=== Begin Enclosure ===

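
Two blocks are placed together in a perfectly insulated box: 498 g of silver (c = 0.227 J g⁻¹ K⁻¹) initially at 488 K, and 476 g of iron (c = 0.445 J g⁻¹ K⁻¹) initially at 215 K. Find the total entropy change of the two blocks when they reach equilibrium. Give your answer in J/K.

ΔS_total = 26.2 J/K

Energy balance: T_f = (m₁c₁T₁ + m₂c₂T₂)/(m₁c₁ + m₂c₂) = 310 K.
ΔS₁ = m₁c₁ ln(T_f/T₁) = 113.046 × ln(310/488) = -51.29 J/K.
ΔS₂ = m₂c₂ ln(T_f/T₂) = 211.82 × ln(310/215) = 77.51 J/K.
ΔS_total = -51.29 + 77.51 = 26.2 J/K.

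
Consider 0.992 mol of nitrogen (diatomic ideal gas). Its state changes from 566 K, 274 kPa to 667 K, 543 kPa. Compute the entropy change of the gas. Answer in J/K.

ΔS = nC_p ln(T₂/T₁) − nR ln(P₂/P₁), with C_p = 7R/2 = 29.1 J mol⁻¹ K⁻¹ for a diatomic ideal gas.
ΔS = 0.992 × [29.1 × ln(667/566) − 8.314 × ln(543/274)] = -0.901 J/K.

ΔS = -0.901 J/K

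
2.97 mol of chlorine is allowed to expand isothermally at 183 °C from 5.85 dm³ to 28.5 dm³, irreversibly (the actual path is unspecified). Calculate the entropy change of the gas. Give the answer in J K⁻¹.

Entropy is a state function, so ΔS_gas depends only on the end states.
For an isothermal ideal gas ΔS_gas = nR ln(V₂/V₁) = 2.97 × 8.314 × ln(28.5/5.85) = 39.1 J/K.

ΔS_gas = 39.1 J/K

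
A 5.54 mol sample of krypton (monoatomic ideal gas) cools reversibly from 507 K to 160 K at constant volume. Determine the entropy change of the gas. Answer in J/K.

ΔS = -79.7 J/K

At constant volume, ΔS = nC_V ln(T₂/T₁) with C_V = 3R/2 = 12.47 J mol⁻¹ K⁻¹.
ΔS = 5.54 × 12.47 × ln(160/507) = -79.7 J/K.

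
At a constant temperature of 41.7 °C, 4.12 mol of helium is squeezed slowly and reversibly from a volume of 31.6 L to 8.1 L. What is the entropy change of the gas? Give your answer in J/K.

ΔS_gas = -46.6 J/K

For an isothermal ideal gas ΔS_gas = nR ln(V₂/V₁) = 4.12 × 8.314 × ln(8.1/31.6) = -46.6 J/K.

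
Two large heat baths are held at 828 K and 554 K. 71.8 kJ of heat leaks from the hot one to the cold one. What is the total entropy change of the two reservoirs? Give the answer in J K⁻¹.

ΔS_total = 42.9 J/K

ΔS_hot = −Q/T_H = −71800/828 = -86.71 J/K and ΔS_cold = +Q/T_C = 71800/554 = 129.6 J/K.
ΔS_total = -86.71 + 129.6 = 42.9 J/K, positive as the second law requires.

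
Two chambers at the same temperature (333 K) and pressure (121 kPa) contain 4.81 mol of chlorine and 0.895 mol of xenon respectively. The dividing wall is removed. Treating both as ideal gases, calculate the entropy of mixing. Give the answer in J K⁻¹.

Mole fractions: x_A = 4.81/5.71 = 0.843, x_B = 0.157.
ΔS_mix = −R(n_A ln x_A + n_B ln x_B) = −8.314 × (4.81 ln 0.843 + 0.895 ln 0.157) = 20.6 J/K.

ΔS_mix = 20.6 J/K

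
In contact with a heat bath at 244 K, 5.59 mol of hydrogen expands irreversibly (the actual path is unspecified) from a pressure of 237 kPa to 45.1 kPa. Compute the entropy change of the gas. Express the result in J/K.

ΔS_gas = 77.1 J/K

Entropy is a state function, so ΔS_gas depends only on the end states.
For an isothermal ideal gas ΔS_gas = nR ln(P₁/P₂) = 5.59 × 8.314 × ln(237/45.1) = 77.1 J/K.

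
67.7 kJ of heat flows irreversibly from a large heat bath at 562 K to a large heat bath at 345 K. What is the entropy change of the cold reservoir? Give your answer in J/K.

The cold reservoir gains heat Q, so ΔS_cold = +Q/T_C = 67700/345 = 196 J/K.

ΔS_cold = 196 J/K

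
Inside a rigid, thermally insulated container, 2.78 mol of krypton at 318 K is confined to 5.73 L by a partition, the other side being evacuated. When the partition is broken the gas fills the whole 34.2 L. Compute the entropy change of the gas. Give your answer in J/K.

ΔS_gas = 41.3 J/K

No heat is exchanged and no work is done, so the ideal-gas temperature stays constant.
Entropy is a state function; using a reversible isothermal path, ΔS_gas = nR ln(V₂/V₁) = 2.78 × 8.314 × ln(34.2/5.73) = 41.3 J/K.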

=== End Enclosure ===

## TASK TO COMPLETE
Retyping every entry exactly is the whole of the task.

## YOUR RESPONSE
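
Two blocks are placed together in a perfectly insulated box: 498 g of silver (c = 0.227 J g⁻¹ K⁻¹) initially at 488 K, and 476 g of iron (c = 0.445 J g⁻¹ K⁻¹) initially at 215 K. Find the total entropy change of the two blocks when they reach equilibrium. Give your answer in J/K.

ΔS_total = 26.2 J/K

Energy balance: T_f = (m₁c₁T₁ + m₂c₂T₂)/(m₁c₁ + m₂c₂) = 310 K.
ΔS₁ = m₁c₁ ln(T_f/T₁) = 113.046 × ln(310/488) = -51.29 J/K.
ΔS₂ = m₂c₂ ln(T_f/T₂) = 211.82 × ln(310/215) = 77.51 J/K.
ΔS_total = -51.29 + 77.51 = 26.2 J/K.

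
Consider 0.992 mol of nitrogen (diatomic ideal gas). Its state changes from 566 K, 274 kPa to 667 K, 543 kPa. Compute the entropy change of the gas. Answer in J/K.

ΔS = nC_p ln(T₂/T₁) − nR ln(P₂/P₁), with C_p = 7R/2 = 29.1 J mol⁻¹ K⁻¹ for a diatomic ideal gas.
ΔS = 0.992 × [29.1 × ln(667/566) − 8.314 × ln(543/274)] = -0.901 J/K.

ΔS = -0.901 J/K

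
2.97 mol of chlorine is allowed to expand isothermally at 183 °C from 5.85 dm³ to 28.5 dm³, irreversibly (the actual path is unspecified). Calculate the entropy change of the gas. Give the answer in J K⁻¹.

Entropy is a state function, so ΔS_gas depends only on the end states.
For an isothermal ideal gas ΔS_gas = nR ln(V₂/V₁) = 2.97 × 8.314 × ln(28.5/5.85) = 39.1 J/K.

ΔS_gas = 39.1 J/K

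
A 5.54 mol sample of krypton (monoatomic ideal gas) cools reversibly from 507 K to 160 K at constant volume. Determine the entropy change of the gas. Answer in J/K.

ΔS = -79.7 J/K

At constant volume, ΔS = nC_V ln(T₂/T₁) with C_V = 3R/2 = 12.47 J mol⁻¹ K⁻¹.
ΔS = 5.54 × 12.47 × ln(160/507) = -79.7 J/K.

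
At a constant temperature of 41.7 °C, 4.12 mol of helium is squeezed slowly and reversibly from a volume of 31.6 L to 8.1 L. What is the entropy change of the gas? Give your answer in J/K.

ΔS_gas = -46.6 J/K

For an isothermal ideal gas ΔS_gas = nR ln(V₂/V₁) = 4.12 × 8.314 × ln(8.1/31.6) = -46.6 J/K.

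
Two large heat baths are held at 828 K and 554 K. 71.8 kJ of heat leaks from the hot one to the cold one. What is the total entropy change of the two reservoirs? Give the answer in J K⁻¹.

ΔS_total = 42.9 J/K

ΔS_hot = −Q/T_H = −71800/828 = -86.71 J/K and ΔS_cold = +Q/T_C = 71800/554 = 129.6 J/K.
ΔS_total = -86.71 + 129.6 = 42.9 J/K, positive as the second law requires.

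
Two chambers at the same temperature (333 K) and pressure (121 kPa) contain 4.81 mol of chlorine and 0.895 mol of xenon respectively. The dividing wall is removed. Treating both as ideal gases, calculate the entropy of mixing. Give the answer in J K⁻¹.

Mole fractions: x_A = 4.81/5.71 = 0.843, x_B = 0.157.
ΔS_mix = −R(n_A ln x_A + n_B ln x_B) = −8.314 × (4.81 ln 0.843 + 0.895 ln 0.157) = 20.6 J/K.

ΔS_mix = 20.6 J/K

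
In contact with a heat bath at 244 K, 5.59 mol of hydrogen expands irreversibly (the actual path is unspecified) from a pressure of 237 kPa to 45.1 kPa. Compute the entropy change of the gas. Express the result in J/K.

ΔS_gas = 77.1 J/K

Entropy is a state function, so ΔS_gas depends only on the end states.
For an isothermal ideal gas ΔS_gas = nR ln(P₁/P₂) = 5.59 × 8.314 × ln(237/45.1) = 77.1 J/K.

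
67.7 kJ of heat flows irreversibly from a large heat bath at 562 K to a large heat bath at 345 K. What is the entropy change of the cold reservoir? Give your answer in J/K.

The cold reservoir gains heat Q, so ΔS_cold = +Q/T_C = 67700/345 = 196 J/K.

ΔS_cold = 196 J/K

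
Inside a rigid, thermally insulated container, 2.78 mol of krypton at 318 K is confined to 5.73 L by a partition, the other side being evacuated. When the partition is broken the gas fills the whole 34.2 L. Compute the entropy change of the gas. Give your answer in J/K.

ΔS_gas = 41.3 J/K

No heat is exchanged and no work is done, so the ideal-gas temperature stays constant.
Entropy is a state function; using a reversible isothermal path, ΔS_gas = nR ln(V₂/V₁) = 2.78 × 8.314 × ln(34.2/5.73) = 41.3 J/K.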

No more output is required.